Records for this exercise:
* * * * * * * * *

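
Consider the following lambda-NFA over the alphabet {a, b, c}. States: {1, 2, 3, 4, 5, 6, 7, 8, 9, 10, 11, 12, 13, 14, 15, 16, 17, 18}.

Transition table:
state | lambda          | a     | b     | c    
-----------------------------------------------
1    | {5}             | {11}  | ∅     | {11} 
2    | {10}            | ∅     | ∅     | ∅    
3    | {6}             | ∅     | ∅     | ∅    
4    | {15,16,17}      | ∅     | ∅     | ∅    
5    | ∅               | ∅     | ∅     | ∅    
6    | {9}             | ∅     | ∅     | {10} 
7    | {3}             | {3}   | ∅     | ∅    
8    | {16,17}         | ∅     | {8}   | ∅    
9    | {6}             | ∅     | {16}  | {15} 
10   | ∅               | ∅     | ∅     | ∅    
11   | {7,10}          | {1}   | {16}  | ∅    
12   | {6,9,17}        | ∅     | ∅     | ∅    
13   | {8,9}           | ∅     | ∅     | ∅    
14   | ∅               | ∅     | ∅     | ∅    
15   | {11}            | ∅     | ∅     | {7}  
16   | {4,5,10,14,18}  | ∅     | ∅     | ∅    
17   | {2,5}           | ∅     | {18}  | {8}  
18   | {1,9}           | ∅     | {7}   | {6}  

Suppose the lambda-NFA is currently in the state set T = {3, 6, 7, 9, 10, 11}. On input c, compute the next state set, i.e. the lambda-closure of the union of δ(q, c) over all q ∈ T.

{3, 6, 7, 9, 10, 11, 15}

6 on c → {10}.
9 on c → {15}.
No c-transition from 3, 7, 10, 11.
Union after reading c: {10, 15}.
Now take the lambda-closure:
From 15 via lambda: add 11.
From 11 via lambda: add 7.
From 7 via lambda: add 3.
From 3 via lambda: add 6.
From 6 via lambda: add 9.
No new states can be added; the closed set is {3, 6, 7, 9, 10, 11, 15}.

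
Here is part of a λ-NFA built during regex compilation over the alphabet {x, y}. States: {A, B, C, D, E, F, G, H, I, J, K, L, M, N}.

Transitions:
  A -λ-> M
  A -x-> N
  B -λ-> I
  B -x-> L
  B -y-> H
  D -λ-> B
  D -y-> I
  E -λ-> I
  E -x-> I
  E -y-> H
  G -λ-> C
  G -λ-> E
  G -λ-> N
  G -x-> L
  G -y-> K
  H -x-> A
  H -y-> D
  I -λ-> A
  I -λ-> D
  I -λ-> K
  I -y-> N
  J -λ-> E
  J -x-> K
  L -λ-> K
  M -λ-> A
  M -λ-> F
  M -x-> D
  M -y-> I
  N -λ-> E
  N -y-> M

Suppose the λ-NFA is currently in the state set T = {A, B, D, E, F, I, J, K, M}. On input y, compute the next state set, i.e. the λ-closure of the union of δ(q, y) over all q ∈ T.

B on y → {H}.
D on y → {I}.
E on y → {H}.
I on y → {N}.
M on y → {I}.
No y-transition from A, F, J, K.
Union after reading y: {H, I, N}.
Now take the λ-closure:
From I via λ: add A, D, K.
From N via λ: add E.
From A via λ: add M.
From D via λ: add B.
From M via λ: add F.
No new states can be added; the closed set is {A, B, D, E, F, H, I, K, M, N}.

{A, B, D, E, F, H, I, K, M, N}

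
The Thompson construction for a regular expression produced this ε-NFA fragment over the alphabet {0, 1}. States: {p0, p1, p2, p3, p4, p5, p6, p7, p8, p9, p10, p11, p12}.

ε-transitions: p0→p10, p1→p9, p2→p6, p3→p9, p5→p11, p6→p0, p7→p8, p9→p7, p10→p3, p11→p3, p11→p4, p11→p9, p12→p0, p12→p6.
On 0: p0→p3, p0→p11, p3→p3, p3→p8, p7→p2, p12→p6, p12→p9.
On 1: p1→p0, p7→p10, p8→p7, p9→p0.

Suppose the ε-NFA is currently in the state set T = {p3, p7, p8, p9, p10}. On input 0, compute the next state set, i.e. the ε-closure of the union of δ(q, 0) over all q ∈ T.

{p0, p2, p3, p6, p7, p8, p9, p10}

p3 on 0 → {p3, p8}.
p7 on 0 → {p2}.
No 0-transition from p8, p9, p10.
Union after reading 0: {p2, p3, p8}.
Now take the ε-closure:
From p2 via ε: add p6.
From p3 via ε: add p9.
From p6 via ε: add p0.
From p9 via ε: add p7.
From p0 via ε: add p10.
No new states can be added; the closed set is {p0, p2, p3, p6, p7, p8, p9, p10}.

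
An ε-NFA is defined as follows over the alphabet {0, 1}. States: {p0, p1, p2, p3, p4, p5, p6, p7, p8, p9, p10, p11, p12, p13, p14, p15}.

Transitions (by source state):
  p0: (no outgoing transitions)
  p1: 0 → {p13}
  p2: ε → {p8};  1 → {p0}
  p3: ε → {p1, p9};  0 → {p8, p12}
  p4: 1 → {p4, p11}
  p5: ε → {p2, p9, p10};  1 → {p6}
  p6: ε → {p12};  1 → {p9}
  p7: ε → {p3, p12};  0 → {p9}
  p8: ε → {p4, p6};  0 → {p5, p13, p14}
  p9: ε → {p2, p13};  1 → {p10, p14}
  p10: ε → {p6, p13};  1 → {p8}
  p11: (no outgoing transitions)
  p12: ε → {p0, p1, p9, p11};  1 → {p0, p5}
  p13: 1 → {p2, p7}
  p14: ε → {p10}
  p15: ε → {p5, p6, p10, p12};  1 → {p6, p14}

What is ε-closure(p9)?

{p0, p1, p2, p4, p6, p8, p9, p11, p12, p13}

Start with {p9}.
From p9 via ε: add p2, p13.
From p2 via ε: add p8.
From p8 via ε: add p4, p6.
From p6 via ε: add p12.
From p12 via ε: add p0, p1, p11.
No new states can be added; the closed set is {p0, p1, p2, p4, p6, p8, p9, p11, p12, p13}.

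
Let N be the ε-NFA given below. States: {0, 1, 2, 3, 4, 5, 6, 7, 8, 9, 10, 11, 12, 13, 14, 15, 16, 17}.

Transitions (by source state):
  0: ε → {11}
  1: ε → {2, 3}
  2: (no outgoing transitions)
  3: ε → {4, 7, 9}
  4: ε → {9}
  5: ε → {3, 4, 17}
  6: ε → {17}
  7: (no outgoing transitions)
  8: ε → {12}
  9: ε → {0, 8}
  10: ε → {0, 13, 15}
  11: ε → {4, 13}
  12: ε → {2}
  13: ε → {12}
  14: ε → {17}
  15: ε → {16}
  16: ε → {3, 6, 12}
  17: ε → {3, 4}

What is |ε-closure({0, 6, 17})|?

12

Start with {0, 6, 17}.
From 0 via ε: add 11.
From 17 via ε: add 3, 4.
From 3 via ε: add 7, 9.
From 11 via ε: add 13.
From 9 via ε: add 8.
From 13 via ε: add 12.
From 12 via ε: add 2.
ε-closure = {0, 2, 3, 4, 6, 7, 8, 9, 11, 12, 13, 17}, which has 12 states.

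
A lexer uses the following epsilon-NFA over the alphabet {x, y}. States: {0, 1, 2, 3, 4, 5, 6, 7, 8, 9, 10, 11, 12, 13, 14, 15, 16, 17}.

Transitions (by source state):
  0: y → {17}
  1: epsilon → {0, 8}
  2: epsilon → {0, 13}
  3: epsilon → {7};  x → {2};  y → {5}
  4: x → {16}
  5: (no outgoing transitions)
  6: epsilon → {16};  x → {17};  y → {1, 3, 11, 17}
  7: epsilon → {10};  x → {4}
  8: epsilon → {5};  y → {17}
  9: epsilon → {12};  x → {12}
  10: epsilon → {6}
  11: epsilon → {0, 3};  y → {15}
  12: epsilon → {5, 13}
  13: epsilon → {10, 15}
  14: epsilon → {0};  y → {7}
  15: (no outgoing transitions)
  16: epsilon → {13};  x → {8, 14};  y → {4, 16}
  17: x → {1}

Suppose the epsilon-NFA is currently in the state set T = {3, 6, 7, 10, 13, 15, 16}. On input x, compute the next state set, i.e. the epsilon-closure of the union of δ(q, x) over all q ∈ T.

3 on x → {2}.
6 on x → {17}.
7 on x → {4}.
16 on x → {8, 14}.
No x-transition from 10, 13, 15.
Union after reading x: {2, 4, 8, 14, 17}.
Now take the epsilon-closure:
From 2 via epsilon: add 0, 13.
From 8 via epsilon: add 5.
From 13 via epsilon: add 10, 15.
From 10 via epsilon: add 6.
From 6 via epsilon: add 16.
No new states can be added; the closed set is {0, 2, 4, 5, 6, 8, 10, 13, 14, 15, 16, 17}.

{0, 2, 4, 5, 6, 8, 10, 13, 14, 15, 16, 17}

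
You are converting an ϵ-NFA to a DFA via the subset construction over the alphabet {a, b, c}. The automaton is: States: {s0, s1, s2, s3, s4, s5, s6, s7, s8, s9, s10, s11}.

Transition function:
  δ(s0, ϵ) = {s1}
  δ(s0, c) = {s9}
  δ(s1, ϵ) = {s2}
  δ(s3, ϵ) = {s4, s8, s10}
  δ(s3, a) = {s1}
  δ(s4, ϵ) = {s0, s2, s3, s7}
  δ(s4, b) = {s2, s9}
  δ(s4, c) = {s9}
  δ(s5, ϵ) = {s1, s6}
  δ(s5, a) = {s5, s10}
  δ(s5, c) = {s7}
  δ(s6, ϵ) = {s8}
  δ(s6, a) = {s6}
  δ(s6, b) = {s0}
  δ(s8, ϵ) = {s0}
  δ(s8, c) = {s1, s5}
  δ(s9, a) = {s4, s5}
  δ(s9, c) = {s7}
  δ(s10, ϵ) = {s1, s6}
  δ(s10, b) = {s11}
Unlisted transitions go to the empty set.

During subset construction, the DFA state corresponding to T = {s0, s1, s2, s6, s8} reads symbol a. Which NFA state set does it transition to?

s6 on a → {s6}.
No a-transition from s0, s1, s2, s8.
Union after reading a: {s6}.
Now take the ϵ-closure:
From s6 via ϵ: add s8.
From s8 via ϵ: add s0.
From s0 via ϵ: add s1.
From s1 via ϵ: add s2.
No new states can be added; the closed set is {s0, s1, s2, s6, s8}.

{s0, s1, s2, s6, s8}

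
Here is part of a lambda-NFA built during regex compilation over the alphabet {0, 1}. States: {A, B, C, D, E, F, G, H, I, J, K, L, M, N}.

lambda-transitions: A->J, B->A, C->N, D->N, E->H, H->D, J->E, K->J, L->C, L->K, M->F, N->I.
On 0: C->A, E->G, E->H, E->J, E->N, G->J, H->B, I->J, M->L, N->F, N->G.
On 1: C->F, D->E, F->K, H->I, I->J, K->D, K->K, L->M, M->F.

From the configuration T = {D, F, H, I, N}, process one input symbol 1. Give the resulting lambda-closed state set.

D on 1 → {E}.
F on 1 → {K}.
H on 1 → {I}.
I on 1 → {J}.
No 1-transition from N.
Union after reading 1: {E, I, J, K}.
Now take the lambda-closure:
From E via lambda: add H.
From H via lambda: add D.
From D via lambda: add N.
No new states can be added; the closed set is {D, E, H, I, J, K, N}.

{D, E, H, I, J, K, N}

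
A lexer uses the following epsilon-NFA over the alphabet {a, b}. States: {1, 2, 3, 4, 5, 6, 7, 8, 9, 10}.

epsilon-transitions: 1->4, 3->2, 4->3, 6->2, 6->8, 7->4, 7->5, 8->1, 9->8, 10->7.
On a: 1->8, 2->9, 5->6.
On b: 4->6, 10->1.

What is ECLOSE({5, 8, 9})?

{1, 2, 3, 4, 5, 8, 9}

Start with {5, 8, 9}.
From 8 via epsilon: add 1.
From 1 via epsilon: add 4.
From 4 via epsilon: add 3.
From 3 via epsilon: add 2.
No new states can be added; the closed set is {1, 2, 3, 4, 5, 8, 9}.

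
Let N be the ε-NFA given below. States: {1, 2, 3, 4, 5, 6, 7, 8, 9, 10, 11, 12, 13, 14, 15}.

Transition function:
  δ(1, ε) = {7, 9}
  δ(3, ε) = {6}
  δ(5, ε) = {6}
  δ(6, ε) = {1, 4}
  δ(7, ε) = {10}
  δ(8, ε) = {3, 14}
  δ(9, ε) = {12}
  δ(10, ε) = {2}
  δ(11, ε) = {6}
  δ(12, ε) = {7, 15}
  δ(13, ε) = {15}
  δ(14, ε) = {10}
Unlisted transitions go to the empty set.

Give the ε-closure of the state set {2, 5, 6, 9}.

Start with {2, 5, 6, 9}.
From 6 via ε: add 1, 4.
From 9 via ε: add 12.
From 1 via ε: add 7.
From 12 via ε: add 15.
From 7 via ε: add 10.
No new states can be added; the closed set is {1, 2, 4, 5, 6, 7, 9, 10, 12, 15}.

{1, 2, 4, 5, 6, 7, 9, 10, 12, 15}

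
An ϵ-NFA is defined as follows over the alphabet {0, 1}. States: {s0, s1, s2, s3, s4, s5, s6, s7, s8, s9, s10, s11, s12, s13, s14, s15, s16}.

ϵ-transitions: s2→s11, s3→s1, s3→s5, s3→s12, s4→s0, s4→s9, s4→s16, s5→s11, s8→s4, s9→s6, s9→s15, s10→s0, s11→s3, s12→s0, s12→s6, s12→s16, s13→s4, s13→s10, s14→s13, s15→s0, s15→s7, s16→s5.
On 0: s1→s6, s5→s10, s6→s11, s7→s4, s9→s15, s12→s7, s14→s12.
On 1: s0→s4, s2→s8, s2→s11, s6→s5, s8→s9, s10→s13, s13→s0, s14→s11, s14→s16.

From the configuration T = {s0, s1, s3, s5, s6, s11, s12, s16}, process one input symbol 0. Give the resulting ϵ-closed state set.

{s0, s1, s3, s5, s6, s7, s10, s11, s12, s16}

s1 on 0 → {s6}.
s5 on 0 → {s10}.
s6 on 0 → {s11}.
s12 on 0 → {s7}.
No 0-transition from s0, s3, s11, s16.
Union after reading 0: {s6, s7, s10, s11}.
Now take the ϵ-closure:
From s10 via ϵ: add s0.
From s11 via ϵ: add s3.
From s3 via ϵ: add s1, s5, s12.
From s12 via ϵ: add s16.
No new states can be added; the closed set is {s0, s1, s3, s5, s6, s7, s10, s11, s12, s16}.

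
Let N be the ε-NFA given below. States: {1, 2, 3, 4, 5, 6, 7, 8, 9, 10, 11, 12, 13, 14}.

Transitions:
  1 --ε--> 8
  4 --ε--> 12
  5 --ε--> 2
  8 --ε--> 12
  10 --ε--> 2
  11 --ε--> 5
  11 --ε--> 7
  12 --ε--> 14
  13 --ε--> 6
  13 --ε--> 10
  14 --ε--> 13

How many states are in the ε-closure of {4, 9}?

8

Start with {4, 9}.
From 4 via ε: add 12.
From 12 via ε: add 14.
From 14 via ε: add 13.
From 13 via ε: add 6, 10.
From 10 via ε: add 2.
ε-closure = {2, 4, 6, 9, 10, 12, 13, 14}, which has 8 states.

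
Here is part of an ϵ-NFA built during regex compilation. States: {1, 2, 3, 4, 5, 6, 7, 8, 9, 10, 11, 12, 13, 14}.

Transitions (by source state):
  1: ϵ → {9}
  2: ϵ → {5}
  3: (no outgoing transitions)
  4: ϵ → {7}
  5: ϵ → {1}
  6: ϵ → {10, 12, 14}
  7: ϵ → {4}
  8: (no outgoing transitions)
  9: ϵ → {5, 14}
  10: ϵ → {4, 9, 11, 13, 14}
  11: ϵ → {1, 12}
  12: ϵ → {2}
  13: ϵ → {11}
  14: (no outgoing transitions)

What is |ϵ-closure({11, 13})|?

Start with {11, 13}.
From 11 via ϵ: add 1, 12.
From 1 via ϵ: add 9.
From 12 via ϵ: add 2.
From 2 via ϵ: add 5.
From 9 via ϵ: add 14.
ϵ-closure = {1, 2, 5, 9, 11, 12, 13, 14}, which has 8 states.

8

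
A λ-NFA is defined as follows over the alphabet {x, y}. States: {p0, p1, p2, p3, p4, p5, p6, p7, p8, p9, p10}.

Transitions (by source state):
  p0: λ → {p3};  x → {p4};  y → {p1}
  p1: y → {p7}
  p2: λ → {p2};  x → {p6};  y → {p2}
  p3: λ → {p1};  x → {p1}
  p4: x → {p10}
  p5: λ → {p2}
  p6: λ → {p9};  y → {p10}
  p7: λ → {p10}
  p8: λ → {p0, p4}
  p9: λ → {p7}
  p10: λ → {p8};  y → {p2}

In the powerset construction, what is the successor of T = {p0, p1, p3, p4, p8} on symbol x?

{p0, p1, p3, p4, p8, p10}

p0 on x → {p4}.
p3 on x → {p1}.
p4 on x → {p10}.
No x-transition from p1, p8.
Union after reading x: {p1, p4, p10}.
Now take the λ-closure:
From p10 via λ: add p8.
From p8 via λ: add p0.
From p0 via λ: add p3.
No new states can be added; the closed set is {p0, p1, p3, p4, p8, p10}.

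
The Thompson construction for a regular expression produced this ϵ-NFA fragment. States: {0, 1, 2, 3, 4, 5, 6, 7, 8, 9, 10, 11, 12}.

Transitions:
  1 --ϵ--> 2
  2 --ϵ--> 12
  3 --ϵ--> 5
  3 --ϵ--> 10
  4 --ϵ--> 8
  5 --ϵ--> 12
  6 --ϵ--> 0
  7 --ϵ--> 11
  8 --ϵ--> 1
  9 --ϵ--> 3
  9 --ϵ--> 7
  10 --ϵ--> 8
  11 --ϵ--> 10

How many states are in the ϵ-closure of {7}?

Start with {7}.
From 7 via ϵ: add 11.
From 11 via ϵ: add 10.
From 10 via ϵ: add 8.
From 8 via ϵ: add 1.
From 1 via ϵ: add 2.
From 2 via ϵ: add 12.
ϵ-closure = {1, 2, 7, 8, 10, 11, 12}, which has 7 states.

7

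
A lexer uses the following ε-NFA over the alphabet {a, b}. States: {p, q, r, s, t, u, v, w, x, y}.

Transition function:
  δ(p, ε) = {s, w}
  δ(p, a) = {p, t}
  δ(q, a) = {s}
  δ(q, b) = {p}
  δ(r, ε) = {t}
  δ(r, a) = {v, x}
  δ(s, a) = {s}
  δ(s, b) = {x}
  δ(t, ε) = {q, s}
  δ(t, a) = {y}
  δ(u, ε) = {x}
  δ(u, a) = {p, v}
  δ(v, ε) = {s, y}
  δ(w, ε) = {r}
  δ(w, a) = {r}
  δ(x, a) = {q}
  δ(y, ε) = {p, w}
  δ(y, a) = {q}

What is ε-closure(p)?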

* * * * * * * * *

The task: Whenever a line in the listing above includes the word "Here", return that line.

Worked solution:
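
Here is part of a λ-NFA built during regex compilation over the alphabet {x, y}. States: {A, B, C, D, E, F, G, H, I, J, K, L, M, N}.
Here is part of a lambda-NFA built during regex compilation over the alphabet {0, 1}. States: {A, B, C, D, E, F, G, H, I, J, K, L, M, N}.
Here is part of an ϵ-NFA built during regex compilation. States: {1, 2, 3, 4, 5, 6, 7, 8, 9, 10, 11, 12, 13, 14}.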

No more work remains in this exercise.